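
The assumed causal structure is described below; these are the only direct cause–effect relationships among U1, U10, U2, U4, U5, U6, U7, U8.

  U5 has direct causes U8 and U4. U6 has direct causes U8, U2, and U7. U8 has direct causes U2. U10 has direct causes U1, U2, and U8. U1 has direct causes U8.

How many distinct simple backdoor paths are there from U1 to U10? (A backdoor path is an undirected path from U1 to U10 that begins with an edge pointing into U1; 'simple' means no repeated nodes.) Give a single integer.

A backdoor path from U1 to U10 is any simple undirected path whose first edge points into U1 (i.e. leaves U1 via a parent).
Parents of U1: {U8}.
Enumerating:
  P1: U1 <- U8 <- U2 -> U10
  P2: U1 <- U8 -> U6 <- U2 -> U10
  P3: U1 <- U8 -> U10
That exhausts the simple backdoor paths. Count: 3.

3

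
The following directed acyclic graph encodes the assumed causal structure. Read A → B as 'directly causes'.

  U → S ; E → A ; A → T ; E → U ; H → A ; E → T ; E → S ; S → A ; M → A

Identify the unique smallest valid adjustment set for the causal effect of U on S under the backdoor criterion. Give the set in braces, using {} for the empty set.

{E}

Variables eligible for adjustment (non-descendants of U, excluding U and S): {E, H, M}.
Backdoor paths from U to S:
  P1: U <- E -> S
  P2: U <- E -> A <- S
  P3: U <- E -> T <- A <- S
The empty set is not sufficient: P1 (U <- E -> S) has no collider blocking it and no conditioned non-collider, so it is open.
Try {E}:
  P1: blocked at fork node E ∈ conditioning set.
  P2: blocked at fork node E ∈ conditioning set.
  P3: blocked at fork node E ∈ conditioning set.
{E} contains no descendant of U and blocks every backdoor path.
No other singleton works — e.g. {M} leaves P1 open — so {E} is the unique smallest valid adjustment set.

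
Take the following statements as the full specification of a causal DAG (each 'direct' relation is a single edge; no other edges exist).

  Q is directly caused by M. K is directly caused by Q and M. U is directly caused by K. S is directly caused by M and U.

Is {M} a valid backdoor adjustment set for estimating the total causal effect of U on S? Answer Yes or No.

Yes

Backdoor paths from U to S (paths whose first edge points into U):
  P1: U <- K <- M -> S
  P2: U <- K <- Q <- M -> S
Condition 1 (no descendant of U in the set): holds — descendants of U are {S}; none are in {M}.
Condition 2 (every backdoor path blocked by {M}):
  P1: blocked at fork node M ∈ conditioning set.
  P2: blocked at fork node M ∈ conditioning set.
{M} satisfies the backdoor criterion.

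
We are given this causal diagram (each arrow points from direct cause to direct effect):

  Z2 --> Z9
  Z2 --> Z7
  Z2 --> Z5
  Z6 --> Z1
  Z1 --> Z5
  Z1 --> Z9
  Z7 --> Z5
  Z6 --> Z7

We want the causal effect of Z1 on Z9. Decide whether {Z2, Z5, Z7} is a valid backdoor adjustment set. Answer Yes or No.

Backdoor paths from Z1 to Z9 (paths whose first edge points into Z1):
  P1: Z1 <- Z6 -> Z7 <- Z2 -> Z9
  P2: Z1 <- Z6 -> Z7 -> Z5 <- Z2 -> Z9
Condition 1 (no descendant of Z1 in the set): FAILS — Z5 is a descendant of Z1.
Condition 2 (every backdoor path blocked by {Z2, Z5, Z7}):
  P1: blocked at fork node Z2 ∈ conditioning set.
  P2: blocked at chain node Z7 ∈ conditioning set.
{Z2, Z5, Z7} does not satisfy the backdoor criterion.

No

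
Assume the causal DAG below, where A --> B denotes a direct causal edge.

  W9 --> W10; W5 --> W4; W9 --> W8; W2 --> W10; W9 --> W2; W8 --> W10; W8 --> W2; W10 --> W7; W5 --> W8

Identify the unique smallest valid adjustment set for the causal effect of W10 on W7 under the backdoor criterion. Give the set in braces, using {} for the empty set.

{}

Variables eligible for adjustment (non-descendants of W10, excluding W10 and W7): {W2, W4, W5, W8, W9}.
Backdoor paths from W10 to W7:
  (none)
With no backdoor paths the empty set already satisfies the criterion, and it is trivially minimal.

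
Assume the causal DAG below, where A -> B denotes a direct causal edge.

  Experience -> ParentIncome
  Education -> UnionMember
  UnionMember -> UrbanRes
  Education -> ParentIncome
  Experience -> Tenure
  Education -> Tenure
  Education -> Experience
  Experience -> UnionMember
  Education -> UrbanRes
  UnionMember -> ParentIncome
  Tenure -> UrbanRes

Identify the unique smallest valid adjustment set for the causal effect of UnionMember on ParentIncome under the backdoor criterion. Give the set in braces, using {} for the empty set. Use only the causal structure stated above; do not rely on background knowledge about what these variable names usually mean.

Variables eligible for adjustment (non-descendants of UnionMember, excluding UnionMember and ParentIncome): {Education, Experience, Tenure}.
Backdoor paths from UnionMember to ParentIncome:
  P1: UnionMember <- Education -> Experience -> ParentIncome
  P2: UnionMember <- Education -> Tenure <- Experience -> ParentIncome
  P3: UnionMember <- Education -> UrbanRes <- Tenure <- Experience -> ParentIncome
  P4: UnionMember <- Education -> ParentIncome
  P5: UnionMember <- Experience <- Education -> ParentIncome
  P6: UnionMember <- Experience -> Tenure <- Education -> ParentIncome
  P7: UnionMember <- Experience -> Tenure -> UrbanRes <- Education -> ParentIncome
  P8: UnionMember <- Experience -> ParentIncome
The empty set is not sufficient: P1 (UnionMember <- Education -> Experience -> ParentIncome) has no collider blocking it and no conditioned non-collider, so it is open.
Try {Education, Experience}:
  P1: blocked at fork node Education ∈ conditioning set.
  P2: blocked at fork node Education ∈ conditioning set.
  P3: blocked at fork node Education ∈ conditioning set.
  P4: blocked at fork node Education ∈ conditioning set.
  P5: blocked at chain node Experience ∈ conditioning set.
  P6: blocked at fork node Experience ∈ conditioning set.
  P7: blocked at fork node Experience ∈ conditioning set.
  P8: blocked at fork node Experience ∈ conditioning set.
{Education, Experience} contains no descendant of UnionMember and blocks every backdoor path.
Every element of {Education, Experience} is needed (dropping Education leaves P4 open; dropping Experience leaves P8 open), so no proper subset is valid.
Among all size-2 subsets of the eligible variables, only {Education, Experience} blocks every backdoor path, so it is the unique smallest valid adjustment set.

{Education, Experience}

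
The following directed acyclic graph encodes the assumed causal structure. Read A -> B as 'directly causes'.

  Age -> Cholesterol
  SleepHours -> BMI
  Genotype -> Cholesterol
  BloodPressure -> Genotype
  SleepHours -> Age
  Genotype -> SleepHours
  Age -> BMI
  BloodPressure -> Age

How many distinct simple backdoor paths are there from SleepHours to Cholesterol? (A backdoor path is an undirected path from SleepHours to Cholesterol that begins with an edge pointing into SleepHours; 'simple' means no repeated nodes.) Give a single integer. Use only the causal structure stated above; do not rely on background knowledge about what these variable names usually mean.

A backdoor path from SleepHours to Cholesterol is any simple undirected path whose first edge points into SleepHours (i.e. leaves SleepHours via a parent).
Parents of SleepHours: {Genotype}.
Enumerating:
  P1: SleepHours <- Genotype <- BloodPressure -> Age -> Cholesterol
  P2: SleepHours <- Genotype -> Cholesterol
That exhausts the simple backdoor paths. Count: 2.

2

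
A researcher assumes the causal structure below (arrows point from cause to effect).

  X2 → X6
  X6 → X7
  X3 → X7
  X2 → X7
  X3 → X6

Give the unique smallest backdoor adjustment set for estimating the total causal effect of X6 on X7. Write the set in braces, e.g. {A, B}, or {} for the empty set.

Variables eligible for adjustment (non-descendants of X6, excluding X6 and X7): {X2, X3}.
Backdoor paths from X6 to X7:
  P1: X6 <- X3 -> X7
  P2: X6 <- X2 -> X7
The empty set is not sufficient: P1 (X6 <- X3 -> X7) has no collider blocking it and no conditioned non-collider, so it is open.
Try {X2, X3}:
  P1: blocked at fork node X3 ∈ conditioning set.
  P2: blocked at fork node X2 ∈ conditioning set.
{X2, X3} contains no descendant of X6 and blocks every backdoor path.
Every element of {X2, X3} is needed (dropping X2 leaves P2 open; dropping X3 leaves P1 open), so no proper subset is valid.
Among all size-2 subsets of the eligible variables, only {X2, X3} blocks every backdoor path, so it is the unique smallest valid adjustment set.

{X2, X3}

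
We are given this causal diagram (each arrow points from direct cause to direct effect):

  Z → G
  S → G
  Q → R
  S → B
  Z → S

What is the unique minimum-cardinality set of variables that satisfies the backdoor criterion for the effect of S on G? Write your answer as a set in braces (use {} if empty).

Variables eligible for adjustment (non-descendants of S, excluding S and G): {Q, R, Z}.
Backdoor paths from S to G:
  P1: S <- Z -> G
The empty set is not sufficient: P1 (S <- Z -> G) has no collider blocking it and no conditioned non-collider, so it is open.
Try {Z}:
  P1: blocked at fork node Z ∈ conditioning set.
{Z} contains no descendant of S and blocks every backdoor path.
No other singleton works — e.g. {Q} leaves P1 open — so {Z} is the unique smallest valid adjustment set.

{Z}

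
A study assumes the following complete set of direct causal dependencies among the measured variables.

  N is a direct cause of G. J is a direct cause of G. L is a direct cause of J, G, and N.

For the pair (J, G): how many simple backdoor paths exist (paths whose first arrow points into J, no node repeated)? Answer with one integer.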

EXERCISE DESCRIPTION
Your task is to restate, word for word, only those lines above that fall between the line holding "What is the" and the line holding "N is a direct", inclusive.

WRITTEN ANSWER
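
What is the unique minimum-cardinality set of variables that satisfies the backdoor criterion for the effect of S on G? Write your answer as a set in braces (use {} if empty).

Variables eligible for adjustment (non-descendants of S, excluding S and G): {Q, R, Z}.
Backdoor paths from S to G:
  P1: S <- Z -> G
The empty set is not sufficient: P1 (S <- Z -> G) has no collider blocking it and no conditioned non-collider, so it is open.
Try {Z}:
  P1: blocked at fork node Z ∈ conditioning set.
{Z} contains no descendant of S and blocks every backdoor path.
No other singleton works — e.g. {Q} leaves P1 open — so {Z} is the unique smallest valid adjustment set.

{Z}

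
A study assumes the following complete set of direct causal dependencies among the measured variables.

  N is a direct cause of G. J is a direct cause of G. L is a direct cause of J, G, and N.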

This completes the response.